### WORK REQUIRED
Every line from the one with "ECB decryption: P_i = D(K, C_i)." to the one with "The transmitted ciphertext", including those two, is to be copied exactly; all other lines of the entries below are left out.

Collected data
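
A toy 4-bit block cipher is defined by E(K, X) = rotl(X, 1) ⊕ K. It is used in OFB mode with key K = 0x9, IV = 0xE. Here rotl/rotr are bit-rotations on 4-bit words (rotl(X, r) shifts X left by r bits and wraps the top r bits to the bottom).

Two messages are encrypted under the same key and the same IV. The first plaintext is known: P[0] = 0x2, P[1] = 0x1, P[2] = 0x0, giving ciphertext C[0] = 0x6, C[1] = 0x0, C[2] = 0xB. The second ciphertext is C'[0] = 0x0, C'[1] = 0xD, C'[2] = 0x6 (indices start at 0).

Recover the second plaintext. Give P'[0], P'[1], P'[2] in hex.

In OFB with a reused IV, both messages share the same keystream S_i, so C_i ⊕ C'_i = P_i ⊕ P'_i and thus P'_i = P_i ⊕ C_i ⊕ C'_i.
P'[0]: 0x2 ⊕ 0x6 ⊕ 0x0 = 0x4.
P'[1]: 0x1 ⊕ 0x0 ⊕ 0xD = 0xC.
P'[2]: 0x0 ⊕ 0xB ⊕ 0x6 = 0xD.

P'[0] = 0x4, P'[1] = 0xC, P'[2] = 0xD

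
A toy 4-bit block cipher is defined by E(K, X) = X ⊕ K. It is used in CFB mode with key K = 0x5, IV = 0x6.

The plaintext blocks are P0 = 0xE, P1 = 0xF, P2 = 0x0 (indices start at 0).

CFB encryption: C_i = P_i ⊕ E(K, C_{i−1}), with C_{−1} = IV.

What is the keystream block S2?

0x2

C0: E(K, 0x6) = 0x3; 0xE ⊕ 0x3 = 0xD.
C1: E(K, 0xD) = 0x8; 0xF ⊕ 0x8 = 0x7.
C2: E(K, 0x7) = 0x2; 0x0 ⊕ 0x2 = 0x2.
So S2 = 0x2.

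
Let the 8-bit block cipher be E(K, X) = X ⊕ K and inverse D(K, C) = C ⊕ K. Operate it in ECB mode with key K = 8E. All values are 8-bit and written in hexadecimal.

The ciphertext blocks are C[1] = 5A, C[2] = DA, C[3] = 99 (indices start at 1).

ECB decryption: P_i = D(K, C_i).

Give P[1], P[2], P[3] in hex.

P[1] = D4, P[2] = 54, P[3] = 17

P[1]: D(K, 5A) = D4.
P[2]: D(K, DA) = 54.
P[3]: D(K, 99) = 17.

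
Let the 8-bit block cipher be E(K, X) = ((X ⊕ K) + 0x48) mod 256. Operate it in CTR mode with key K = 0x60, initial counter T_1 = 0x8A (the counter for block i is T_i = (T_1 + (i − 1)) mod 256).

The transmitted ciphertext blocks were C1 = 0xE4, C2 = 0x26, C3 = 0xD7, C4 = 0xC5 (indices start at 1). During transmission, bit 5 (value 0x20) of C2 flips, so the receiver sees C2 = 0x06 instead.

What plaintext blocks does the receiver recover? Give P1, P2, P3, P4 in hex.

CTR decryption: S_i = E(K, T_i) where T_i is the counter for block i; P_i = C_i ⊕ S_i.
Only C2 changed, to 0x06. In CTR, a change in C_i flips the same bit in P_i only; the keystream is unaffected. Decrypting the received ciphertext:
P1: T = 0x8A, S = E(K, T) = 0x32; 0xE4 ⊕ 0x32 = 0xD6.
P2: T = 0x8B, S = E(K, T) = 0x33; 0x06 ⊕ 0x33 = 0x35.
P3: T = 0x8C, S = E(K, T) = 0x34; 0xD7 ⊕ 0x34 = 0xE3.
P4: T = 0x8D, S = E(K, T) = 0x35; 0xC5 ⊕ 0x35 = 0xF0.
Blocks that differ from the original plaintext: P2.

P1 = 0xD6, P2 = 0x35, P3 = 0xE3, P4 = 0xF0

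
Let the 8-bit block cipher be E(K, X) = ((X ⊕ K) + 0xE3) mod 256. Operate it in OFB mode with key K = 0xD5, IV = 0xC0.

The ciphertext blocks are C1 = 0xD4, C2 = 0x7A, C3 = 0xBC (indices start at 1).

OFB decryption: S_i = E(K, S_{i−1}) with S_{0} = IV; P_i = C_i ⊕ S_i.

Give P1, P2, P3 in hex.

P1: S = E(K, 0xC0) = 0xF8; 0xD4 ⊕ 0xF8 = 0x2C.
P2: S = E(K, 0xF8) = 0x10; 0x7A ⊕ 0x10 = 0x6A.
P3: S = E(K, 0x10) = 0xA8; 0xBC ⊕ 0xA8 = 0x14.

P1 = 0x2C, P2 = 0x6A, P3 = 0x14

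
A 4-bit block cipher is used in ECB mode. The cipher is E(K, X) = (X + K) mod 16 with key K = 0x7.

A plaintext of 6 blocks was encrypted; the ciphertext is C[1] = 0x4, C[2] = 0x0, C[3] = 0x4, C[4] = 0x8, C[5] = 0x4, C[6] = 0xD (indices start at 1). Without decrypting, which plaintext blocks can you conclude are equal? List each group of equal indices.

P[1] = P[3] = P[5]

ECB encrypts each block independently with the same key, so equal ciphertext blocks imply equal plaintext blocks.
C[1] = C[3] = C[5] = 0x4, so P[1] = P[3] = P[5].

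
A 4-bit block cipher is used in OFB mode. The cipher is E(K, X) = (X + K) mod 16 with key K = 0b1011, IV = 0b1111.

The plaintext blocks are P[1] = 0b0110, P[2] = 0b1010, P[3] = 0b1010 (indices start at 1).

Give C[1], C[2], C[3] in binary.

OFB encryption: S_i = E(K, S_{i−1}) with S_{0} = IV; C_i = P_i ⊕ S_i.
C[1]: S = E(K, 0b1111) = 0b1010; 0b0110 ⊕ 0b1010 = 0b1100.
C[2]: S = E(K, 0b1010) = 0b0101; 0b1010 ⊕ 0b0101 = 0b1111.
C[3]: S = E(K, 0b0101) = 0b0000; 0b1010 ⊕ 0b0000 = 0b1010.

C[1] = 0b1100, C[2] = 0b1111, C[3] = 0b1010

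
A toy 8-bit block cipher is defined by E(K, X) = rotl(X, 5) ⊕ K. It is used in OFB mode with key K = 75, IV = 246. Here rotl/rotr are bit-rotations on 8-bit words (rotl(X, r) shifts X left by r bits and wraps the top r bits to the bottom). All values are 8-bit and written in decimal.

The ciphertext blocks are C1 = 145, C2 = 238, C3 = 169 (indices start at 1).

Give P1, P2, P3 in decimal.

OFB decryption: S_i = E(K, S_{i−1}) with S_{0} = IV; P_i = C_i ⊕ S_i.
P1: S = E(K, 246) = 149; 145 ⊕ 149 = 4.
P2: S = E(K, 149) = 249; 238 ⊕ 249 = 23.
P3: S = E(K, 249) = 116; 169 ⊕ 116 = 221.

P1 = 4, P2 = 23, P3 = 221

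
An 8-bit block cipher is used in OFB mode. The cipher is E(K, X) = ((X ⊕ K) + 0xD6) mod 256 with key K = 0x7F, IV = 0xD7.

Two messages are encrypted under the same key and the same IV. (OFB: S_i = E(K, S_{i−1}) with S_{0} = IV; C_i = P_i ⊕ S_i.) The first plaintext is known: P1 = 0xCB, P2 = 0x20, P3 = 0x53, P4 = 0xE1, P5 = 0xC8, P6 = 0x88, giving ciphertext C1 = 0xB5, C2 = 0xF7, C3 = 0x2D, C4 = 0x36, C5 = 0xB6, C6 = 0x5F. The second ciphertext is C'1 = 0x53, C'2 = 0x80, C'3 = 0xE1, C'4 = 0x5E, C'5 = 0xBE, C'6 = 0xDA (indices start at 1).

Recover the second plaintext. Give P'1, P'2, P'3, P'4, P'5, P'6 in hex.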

### SOLUTION TO THIS PROBLEM
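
ECB decryption: P_i = D(K, C_i).

Give P[1], P[2], P[3] in hex.

P[1] = D4, P[2] = 54, P[3] = 17

P[1]: D(K, 5A) = D4.
P[2]: D(K, DA) = 54.
P[3]: D(K, 99) = 17.

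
Let the 8-bit block cipher be E(K, X) = ((X ⊕ K) + 0x48) mod 256. Operate it in CTR mode with key K = 0x60, initial counter T_1 = 0x8A (the counter for block i is T_i = (T_1 + (i − 1)) mod 256).

The transmitted ciphertext blocks were C1 = 0xE4, C2 = 0x26, C3 = 0xD7, C4 = 0xC5 (indices start at 1). During transmission, bit 5 (value 0x20) of C2 flips, so the receiver sees C2 = 0x06 instead.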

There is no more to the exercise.